Prompt =>
The listing below needs to be copied in full, exactly.

Available records =>
==*==

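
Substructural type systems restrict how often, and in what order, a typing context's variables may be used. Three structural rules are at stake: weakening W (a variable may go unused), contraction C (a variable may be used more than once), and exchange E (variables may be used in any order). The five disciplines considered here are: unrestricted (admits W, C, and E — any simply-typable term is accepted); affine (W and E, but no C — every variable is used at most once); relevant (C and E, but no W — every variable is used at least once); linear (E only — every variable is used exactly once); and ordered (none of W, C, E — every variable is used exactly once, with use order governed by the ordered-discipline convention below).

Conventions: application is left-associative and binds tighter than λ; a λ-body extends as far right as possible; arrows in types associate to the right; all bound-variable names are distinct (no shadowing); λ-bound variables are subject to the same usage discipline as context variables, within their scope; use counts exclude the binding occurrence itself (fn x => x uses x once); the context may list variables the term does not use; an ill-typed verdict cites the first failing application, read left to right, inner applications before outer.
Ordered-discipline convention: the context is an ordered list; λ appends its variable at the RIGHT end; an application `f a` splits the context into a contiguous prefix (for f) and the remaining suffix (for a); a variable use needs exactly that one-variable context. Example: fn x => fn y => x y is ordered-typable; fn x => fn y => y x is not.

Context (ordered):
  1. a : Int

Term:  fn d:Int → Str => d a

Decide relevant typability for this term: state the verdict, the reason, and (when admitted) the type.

yes — none of a, d goes unused; term : (Int → Str) → Str
variable uses: a ×1, d [bound] ×1
left-to-right use order: d, a
typing: well-typed at (Int → Str) → Str
across the five disciplines: ordered ✗; linear ✓; affine ✓; relevant ✓; unrestricted ✓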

==*==

Completed task =>
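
Substructural type systems restrict how often, and in what order, a typing context's variables may be used. Three structural rules are at stake: weakening W (a variable may go unused), contraction C (a variable may be used more than once), and exchange E (variables may be used in any order). The five disciplines considered here are: unrestricted (admits W, C, and E — any simply-typable term is accepted); affine (W and E, but no C — every variable is used at most once); relevant (C and E, but no W — every variable is used at least once); linear (E only — every variable is used exactly once); and ordered (none of W, C, E — every variable is used exactly once, with use order governed by the ordered-discipline convention below).

Conventions: application is left-associative and binds tighter than λ; a λ-body extends as far right as possible; arrows in types associate to the right; all bound-variable names are distinct (no shadowing); λ-bound variables are subject to the same usage discipline as context variables, within their scope; use counts exclude the binding occurrence itself (fn x => x uses x once); the context may list variables the term does not use; an ill-typed verdict cites the first failing application, read left to right, inner applications before outer.
Ordered-discipline convention: the context is an ordered list; λ appends its variable at the RIGHT end; an application `f a` splits the context into a contiguous prefix (for f) and the remaining suffix (for a); a variable use needs exactly that one-variable context. Example: fn x => fn y => x y is ordered-typable; fn x => fn y => y x is not.

Context (ordered):
  1. a : Int

Term:  fn d:Int → Str => d a

Decide relevant typability for this term: state the verdict, the reason, and (when admitted) the type.

yes — none of a, d goes unused; term : (Int → Str) → Str
variable uses: a ×1, d [bound] ×1
left-to-right use order: d, a
typing: well-typed at (Int → Str) → Str
across the five disciplines: ordered ✗; linear ✓; affine ✓; relevant ✓; unrestricted ✓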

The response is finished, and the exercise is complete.